DIRECTIONS
Below are the records; copy out every line that holds the word "written".

DATA RECORDS
===
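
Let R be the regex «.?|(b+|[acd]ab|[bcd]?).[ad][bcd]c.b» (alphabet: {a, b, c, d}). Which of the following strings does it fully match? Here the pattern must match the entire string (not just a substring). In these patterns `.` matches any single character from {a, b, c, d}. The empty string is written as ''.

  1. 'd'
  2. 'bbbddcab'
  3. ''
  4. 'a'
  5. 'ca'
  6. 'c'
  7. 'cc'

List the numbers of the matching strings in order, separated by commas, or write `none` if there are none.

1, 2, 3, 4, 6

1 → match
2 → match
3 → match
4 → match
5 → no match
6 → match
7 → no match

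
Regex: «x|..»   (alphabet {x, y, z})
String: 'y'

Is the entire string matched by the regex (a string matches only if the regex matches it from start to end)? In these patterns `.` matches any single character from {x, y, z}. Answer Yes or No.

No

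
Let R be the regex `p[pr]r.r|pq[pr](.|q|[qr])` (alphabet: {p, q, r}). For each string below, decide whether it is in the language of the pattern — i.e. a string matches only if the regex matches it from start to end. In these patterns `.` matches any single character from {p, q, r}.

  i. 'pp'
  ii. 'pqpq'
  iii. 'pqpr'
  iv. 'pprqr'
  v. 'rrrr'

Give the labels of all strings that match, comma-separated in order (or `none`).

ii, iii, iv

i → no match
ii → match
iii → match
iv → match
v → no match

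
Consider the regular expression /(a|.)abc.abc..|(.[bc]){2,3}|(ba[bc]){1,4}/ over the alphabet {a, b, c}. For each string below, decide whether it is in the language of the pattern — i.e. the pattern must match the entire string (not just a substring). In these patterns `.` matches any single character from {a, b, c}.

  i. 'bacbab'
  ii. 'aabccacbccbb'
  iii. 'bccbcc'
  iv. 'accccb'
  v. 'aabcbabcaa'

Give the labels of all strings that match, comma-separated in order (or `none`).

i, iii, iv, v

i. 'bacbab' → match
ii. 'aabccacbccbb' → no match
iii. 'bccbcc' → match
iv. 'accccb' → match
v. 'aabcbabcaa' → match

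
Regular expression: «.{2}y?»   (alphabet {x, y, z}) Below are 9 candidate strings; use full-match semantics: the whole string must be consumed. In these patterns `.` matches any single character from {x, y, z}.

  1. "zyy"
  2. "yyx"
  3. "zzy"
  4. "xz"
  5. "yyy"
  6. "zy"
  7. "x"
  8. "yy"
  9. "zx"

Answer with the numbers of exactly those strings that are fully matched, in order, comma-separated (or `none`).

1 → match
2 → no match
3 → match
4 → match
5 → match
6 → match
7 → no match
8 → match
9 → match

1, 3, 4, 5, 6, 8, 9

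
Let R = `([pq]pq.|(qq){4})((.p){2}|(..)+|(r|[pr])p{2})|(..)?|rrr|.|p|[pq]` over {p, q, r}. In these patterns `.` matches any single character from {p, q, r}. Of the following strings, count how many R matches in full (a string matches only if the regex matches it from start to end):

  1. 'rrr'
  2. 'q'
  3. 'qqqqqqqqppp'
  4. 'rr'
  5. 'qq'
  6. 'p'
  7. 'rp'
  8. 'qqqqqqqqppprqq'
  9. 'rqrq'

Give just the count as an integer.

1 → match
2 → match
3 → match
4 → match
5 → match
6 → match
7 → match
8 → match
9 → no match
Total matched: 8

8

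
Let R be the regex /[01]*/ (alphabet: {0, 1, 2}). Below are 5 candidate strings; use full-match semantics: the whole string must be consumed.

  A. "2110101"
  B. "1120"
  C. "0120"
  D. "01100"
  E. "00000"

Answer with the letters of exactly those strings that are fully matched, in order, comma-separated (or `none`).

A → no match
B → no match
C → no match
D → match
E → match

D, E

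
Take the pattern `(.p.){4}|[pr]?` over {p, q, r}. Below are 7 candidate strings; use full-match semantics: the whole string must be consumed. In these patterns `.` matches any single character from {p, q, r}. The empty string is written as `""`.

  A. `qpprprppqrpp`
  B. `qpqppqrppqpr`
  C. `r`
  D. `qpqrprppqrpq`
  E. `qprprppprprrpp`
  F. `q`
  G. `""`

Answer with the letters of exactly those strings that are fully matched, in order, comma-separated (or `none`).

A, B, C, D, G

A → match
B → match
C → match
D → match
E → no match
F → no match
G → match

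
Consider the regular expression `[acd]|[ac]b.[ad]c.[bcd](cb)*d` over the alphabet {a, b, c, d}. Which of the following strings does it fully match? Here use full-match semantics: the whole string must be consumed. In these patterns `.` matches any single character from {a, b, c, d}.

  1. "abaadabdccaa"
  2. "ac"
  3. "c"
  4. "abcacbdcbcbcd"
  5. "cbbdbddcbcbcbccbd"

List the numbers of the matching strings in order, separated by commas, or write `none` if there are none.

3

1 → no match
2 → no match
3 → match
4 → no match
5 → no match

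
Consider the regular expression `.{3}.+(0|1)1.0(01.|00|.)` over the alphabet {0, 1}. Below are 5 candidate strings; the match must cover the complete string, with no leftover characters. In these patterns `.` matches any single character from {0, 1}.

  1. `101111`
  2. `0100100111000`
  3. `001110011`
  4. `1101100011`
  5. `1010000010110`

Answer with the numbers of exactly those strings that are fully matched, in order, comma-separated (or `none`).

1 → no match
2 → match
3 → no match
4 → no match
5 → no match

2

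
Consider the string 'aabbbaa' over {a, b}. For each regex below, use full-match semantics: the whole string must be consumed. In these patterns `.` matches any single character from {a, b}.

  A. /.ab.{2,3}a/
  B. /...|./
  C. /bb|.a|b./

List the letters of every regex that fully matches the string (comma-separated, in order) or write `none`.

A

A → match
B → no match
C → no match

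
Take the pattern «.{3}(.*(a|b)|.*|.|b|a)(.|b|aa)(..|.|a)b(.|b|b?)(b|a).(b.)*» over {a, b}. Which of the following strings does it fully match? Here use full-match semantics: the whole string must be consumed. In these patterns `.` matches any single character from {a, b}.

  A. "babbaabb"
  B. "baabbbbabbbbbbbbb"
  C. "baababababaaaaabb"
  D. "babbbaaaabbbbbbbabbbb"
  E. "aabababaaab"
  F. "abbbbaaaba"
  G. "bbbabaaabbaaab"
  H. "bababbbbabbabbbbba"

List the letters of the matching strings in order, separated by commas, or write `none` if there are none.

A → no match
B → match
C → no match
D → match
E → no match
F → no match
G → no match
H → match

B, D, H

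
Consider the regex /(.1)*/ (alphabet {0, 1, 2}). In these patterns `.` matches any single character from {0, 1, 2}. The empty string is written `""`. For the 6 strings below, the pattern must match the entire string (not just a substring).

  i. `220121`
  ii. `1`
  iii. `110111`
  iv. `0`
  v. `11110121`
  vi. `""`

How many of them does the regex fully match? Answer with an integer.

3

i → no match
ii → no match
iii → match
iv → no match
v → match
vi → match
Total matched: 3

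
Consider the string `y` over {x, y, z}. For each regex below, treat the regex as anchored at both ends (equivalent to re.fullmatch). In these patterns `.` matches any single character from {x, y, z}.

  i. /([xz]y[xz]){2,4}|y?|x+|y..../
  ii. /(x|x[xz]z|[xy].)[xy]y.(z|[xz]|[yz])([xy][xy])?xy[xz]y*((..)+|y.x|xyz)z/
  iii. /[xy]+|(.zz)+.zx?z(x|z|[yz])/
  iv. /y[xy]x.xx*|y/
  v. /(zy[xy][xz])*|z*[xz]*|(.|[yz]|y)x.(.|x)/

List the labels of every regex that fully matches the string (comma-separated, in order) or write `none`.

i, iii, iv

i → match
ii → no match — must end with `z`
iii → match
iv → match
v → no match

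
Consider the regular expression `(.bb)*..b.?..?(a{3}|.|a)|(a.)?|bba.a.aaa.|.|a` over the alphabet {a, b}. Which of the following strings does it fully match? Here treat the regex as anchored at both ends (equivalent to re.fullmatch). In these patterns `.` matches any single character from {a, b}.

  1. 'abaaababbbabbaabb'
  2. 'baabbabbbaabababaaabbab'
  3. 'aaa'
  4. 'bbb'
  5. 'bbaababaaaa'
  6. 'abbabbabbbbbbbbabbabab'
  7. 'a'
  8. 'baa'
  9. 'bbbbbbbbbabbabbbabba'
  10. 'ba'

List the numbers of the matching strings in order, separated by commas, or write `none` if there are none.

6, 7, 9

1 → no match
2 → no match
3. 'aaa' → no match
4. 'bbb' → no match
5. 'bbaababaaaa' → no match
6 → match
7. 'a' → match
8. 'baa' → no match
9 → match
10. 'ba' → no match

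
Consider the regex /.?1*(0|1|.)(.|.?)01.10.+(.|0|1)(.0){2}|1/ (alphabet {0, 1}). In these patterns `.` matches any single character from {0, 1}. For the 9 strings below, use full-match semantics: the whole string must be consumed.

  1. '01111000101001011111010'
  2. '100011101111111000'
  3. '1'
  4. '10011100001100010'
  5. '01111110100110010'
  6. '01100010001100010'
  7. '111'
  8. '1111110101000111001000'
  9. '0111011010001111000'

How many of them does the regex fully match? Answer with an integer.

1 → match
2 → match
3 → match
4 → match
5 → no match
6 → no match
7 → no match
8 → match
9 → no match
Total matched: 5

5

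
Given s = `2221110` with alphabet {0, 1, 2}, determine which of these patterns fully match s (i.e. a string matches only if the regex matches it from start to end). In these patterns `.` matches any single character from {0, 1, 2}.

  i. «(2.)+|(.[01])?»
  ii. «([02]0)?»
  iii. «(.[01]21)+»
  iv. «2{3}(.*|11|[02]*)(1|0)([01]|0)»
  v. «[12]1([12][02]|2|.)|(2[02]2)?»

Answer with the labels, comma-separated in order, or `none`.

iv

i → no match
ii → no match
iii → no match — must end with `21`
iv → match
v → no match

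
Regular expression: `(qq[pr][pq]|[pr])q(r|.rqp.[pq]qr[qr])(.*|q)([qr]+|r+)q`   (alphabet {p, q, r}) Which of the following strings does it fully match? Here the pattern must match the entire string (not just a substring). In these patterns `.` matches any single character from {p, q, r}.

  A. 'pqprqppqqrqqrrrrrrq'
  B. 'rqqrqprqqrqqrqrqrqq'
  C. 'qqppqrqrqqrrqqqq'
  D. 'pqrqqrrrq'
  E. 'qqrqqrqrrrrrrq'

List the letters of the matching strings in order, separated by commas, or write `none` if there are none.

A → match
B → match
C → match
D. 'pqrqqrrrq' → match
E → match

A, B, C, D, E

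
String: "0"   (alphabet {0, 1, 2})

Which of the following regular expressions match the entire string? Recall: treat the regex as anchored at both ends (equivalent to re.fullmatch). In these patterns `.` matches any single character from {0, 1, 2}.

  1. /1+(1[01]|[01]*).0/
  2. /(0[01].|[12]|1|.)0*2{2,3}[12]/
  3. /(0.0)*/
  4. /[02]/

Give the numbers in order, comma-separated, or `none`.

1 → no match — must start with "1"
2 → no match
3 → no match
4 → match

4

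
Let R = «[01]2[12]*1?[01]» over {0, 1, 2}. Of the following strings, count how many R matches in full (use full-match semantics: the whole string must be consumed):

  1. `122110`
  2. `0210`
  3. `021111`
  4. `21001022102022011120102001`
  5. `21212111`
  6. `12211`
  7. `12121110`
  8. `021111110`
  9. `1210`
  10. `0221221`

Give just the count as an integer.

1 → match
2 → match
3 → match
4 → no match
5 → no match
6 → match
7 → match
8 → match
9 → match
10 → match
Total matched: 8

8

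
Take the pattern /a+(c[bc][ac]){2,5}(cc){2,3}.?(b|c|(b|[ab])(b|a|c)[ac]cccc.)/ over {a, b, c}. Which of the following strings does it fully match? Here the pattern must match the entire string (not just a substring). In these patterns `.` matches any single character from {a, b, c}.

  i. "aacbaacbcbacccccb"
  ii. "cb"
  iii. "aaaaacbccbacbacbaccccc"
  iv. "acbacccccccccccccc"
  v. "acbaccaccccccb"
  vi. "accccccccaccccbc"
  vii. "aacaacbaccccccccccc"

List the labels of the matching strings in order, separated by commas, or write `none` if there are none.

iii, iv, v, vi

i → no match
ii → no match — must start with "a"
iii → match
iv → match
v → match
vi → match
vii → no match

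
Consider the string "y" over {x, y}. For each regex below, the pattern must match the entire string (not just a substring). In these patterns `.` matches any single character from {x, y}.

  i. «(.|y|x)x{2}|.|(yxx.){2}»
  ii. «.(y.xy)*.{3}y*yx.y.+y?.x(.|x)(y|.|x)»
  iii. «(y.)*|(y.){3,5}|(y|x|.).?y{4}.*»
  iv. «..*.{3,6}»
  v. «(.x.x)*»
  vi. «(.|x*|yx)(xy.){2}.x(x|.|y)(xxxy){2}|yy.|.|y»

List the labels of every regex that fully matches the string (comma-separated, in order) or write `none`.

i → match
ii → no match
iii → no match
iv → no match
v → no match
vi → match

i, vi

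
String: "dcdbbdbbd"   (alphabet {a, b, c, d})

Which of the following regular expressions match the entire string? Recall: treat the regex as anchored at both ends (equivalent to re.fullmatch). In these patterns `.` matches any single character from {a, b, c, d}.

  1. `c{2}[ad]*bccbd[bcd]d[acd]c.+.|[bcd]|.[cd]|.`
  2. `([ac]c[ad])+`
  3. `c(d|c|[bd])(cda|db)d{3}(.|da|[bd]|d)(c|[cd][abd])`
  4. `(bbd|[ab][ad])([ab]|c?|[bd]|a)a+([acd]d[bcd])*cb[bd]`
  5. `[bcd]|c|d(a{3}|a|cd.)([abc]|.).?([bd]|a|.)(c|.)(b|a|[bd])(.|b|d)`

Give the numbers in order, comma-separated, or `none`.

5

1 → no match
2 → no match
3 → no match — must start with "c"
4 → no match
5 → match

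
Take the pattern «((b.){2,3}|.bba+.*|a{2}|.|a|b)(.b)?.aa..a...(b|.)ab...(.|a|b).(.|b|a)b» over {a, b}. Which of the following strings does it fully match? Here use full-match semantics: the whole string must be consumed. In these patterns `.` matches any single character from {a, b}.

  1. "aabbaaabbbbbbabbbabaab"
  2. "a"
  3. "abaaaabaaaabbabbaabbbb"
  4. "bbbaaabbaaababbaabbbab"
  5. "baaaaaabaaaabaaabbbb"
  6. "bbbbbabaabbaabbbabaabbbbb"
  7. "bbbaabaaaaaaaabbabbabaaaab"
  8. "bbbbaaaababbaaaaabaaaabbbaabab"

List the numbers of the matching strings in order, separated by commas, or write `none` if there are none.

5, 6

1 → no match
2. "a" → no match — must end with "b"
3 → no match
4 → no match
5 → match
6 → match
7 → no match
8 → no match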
===
TASK SOLUTION
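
Let R be the regex «.?|(b+|[acd]ab|[bcd]?).[ad][bcd]c.b» (alphabet: {a, b, c, d}). Which of the following strings does it fully match? Here the pattern must match the entire string (not just a substring). In these patterns `.` matches any single character from {a, b, c, d}. The empty string is written as ''.
Take the pattern `(.p.){4}|[pr]?` over {p, q, r}. Below are 7 candidate strings; use full-match semantics: the whole string must be consumed. In these patterns `.` matches any single character from {p, q, r}. The empty string is written as `""`.
Consider the regex /(.1)*/ (alphabet {0, 1, 2}). In these patterns `.` matches any single character from {0, 1, 2}. The empty string is written `""`. For the 6 strings below, the pattern must match the entire string (not just a substring).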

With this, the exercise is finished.